----- Available data

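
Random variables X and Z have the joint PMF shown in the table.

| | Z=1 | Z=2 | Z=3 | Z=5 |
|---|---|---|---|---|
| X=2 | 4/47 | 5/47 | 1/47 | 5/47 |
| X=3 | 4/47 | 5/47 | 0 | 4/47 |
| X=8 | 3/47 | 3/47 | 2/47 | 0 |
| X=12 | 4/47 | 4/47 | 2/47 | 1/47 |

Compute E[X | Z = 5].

P(Z = 5) = 10/47.
Σ X·P over the event = 2·(5/47) + 3·(4/47) + 12·(1/47) = 34/47.
E[X | Z = 5] = (34/47) / (10/47) = 17/5.

17/5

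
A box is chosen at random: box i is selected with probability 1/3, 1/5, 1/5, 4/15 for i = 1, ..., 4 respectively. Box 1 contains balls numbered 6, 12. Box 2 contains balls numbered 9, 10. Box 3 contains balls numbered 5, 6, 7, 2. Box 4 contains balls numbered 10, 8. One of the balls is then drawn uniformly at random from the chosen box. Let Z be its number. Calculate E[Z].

E[Z | box 1] = (6+12)/2 = 9.
E[Z | box 2] = (9+10)/2 = 19/2.
E[Z | box 3] = (5+6+7+2)/4 = 5.
E[Z | box 4] = (10+8)/2 = 9.
E[Z] = (1/3)·(9) + (1/5)·(19/2) + (1/5)·(5) + (4/15)·(9) = 83/10.

83/10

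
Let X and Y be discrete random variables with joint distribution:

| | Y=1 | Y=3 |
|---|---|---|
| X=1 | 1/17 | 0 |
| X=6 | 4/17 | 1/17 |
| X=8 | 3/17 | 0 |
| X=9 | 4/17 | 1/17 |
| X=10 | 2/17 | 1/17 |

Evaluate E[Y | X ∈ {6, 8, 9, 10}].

P(X ∈ {6, 8, 9, 10}) = 16/17.
Σ Y·P over the event = 1·(4/17) + 3·(1/17) + 1·(3/17) + 1·(4/17) + 3·(1/17) + 1·(2/17) + 3·(1/17) = 22/17.
E[Y | X ∈ {6, 8, 9, 10}] = (22/17) / (16/17) = 11/8.

11/8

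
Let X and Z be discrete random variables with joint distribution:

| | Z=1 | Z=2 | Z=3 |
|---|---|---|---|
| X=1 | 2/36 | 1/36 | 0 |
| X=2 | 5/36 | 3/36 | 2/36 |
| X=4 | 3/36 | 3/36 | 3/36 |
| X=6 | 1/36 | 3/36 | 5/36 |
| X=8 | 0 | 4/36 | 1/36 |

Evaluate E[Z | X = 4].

P(X = 4) = 1/4.
Σ Z·P over the event = 1·(3/36) + 2·(3/36) + 3·(3/36) = 1/2.
E[Z | X = 4] = (1/2) / (1/4) = 2.

2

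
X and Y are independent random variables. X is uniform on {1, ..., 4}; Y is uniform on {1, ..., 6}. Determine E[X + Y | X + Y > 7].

26/3

P(X + Y > 7) = 1/4.
Summing (X+Y)·P(x,y) over outcomes with X + Y > 7 gives 13/6.
E[X + Y | X + Y > 7] = (13/6) / (1/4) = 26/3.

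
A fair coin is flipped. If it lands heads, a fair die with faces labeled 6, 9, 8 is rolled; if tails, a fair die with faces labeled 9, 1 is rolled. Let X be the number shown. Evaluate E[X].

E[X | heads] = (6+9+8)/3 = 23/3.
E[X | tails] = (9+1)/2 = 5.
E[X] = (1/2)·(23/3) + (1/2)·(5) = 19/3.

19/3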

----------

- _What to work on_: Return, unchanged, the run of lines above that opens with the line containing "Let X and Y" and closes with the line containing "4/36 | 1/36 |". Include both.

- _Answer box_:
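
Let X and Y be discrete random variables with joint distribution:

| | Y=1 | Y=3 |
|---|---|---|
| X=1 | 1/17 | 0 |
| X=6 | 4/17 | 1/17 |
| X=8 | 3/17 | 0 |
| X=9 | 4/17 | 1/17 |
| X=10 | 2/17 | 1/17 |

Evaluate E[Y | X ∈ {6, 8, 9, 10}].

P(X ∈ {6, 8, 9, 10}) = 16/17.
Σ Y·P over the event = 1·(4/17) + 3·(1/17) + 1·(3/17) + 1·(4/17) + 3·(1/17) + 1·(2/17) + 3·(1/17) = 22/17.
E[Y | X ∈ {6, 8, 9, 10}] = (22/17) / (16/17) = 11/8.

11/8

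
Let X and Z be discrete random variables with joint distribution:

| | Z=1 | Z=2 | Z=3 |
|---|---|---|---|
| X=1 | 2/36 | 1/36 | 0 |
| X=2 | 5/36 | 3/36 | 2/36 |
| X=4 | 3/36 | 3/36 | 3/36 |
| X=6 | 1/36 | 3/36 | 5/36 |
| X=8 | 0 | 4/36 | 1/36 |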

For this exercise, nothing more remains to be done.